• Requirement
Copy exactly, please, the lines of the data from its start through the line containing "(2) a uniformly distributed load of intensity -16".

• Input data
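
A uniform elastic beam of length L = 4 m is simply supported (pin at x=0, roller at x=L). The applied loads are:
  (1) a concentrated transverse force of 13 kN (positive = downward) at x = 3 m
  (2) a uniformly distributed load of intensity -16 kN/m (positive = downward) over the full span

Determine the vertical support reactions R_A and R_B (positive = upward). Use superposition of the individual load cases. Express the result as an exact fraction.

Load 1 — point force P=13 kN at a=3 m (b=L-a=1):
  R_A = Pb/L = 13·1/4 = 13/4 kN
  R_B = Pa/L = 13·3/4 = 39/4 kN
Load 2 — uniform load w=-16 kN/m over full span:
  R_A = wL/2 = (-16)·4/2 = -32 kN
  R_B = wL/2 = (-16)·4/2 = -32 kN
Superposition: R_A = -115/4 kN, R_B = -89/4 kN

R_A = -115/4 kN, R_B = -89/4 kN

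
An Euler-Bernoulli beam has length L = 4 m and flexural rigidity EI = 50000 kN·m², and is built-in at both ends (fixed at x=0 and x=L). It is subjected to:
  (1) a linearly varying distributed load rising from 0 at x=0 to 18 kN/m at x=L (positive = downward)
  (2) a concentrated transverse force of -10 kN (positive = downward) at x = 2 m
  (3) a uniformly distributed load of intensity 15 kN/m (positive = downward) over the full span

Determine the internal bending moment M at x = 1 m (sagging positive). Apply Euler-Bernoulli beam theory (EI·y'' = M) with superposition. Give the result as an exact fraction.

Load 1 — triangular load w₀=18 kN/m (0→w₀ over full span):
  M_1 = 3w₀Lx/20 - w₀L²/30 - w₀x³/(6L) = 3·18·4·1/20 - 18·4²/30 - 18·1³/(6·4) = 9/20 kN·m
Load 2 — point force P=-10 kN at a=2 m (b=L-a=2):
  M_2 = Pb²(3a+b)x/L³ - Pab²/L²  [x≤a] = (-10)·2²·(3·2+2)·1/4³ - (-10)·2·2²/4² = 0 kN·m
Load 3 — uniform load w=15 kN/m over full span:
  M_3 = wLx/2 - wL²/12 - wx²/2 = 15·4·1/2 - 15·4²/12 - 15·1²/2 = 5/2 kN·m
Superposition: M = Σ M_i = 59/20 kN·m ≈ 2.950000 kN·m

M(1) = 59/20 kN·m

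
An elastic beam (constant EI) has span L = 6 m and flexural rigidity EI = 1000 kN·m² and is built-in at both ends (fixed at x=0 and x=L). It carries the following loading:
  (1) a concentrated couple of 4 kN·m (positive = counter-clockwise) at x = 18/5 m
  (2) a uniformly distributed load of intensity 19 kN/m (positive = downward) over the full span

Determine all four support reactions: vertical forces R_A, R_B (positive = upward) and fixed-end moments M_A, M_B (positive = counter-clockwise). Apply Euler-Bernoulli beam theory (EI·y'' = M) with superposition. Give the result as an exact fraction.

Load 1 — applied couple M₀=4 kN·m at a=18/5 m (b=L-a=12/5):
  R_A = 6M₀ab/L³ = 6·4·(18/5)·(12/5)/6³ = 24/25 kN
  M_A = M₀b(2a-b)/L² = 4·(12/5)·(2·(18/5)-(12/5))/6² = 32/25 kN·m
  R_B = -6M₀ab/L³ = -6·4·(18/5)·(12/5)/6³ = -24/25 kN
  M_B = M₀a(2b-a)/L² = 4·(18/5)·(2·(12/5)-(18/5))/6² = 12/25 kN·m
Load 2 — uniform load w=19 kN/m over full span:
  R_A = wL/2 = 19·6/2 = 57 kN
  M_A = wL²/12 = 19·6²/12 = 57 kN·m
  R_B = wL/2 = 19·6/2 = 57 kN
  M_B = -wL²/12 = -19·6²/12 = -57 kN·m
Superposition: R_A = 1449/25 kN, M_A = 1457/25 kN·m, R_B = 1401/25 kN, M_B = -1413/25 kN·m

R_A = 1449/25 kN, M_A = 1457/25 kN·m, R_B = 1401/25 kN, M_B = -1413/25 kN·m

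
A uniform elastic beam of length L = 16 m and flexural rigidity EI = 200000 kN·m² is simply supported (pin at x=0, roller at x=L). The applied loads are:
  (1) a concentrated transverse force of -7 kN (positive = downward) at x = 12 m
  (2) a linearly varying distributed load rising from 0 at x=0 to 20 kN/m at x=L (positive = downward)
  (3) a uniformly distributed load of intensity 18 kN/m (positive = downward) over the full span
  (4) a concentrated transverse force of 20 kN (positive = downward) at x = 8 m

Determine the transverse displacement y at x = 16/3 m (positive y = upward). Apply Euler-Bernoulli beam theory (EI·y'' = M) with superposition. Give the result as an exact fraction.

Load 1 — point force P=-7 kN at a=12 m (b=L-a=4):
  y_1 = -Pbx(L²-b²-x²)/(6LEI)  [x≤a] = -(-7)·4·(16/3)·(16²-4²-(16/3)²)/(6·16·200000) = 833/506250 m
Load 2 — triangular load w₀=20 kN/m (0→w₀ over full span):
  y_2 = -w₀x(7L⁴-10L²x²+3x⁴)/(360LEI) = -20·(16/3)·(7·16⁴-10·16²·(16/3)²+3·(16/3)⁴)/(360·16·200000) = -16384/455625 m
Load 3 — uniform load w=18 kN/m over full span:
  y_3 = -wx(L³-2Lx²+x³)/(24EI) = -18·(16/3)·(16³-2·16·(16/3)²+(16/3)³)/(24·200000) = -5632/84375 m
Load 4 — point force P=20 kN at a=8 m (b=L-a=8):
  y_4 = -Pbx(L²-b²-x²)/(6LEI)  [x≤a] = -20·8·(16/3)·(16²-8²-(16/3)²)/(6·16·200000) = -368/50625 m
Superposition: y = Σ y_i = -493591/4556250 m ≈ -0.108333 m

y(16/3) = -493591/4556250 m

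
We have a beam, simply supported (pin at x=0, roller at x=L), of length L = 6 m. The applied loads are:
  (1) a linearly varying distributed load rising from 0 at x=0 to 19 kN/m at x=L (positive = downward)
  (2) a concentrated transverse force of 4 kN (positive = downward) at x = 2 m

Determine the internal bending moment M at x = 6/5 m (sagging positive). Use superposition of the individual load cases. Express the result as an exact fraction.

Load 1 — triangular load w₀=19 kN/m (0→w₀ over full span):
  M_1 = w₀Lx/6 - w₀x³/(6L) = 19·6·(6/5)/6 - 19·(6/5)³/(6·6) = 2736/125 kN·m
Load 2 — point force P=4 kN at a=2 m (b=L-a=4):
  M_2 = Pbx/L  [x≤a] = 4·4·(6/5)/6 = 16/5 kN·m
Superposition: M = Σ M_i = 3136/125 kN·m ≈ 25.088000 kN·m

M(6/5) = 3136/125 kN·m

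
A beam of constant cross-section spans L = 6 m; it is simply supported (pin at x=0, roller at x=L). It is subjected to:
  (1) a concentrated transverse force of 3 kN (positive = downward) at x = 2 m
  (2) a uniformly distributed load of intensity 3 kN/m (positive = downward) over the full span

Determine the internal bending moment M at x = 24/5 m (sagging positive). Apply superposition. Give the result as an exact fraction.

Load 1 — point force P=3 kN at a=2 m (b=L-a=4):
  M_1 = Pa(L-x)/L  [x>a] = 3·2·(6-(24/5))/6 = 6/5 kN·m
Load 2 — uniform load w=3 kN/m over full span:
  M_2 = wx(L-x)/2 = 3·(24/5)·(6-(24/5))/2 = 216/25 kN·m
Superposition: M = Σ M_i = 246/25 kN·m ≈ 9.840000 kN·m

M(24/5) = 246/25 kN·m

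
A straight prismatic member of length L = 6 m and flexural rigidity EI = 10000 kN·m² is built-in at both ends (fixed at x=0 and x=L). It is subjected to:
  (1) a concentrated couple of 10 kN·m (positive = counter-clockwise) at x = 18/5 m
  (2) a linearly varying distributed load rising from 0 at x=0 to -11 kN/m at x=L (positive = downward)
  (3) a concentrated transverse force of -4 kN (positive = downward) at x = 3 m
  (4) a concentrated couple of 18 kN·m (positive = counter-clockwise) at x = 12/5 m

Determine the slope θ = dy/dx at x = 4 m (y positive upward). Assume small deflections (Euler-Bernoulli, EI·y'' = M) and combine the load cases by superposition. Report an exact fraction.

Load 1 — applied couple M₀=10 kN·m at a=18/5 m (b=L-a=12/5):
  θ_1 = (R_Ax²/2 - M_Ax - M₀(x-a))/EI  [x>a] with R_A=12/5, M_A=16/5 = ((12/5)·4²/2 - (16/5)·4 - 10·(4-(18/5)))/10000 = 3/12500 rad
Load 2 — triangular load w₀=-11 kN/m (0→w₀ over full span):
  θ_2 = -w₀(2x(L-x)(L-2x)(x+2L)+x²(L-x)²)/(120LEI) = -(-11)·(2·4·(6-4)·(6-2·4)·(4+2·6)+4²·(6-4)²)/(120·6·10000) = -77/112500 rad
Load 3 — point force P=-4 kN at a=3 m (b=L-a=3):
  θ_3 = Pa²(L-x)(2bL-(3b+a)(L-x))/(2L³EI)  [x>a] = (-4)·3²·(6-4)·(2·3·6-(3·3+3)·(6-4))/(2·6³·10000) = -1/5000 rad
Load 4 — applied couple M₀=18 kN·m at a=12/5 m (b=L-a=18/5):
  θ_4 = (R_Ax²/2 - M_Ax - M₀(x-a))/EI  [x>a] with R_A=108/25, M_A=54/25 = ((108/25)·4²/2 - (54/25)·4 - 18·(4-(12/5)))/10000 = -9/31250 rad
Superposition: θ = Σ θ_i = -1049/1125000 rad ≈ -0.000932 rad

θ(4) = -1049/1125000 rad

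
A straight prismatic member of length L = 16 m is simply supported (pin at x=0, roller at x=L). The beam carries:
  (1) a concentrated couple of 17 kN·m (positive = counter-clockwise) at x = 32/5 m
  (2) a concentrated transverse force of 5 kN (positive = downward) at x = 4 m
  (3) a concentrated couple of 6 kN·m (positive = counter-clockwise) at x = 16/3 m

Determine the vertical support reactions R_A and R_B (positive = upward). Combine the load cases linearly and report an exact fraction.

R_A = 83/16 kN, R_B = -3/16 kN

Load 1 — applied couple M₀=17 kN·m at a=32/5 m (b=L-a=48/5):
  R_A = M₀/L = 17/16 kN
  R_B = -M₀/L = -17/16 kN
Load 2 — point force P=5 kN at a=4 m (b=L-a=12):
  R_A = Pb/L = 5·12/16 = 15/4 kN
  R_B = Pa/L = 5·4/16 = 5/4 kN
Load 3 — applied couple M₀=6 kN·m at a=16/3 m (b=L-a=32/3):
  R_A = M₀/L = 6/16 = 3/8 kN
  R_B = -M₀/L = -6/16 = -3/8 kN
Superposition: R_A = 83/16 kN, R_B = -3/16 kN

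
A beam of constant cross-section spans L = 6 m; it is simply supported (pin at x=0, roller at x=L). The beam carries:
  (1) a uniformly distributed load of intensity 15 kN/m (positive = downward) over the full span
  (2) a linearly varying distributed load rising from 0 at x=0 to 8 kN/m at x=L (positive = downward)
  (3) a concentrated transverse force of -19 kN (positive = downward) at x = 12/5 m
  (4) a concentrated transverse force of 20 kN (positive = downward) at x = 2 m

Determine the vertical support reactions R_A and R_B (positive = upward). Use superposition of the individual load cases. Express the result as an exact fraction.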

• Answer box
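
A uniform elastic beam of length L = 4 m is simply supported (pin at x=0, roller at x=L). The applied loads are:
  (1) a concentrated transverse force of 13 kN (positive = downward) at x = 3 m
  (2) a uniformly distributed load of intensity -16 kN/m (positive = downward) over the full span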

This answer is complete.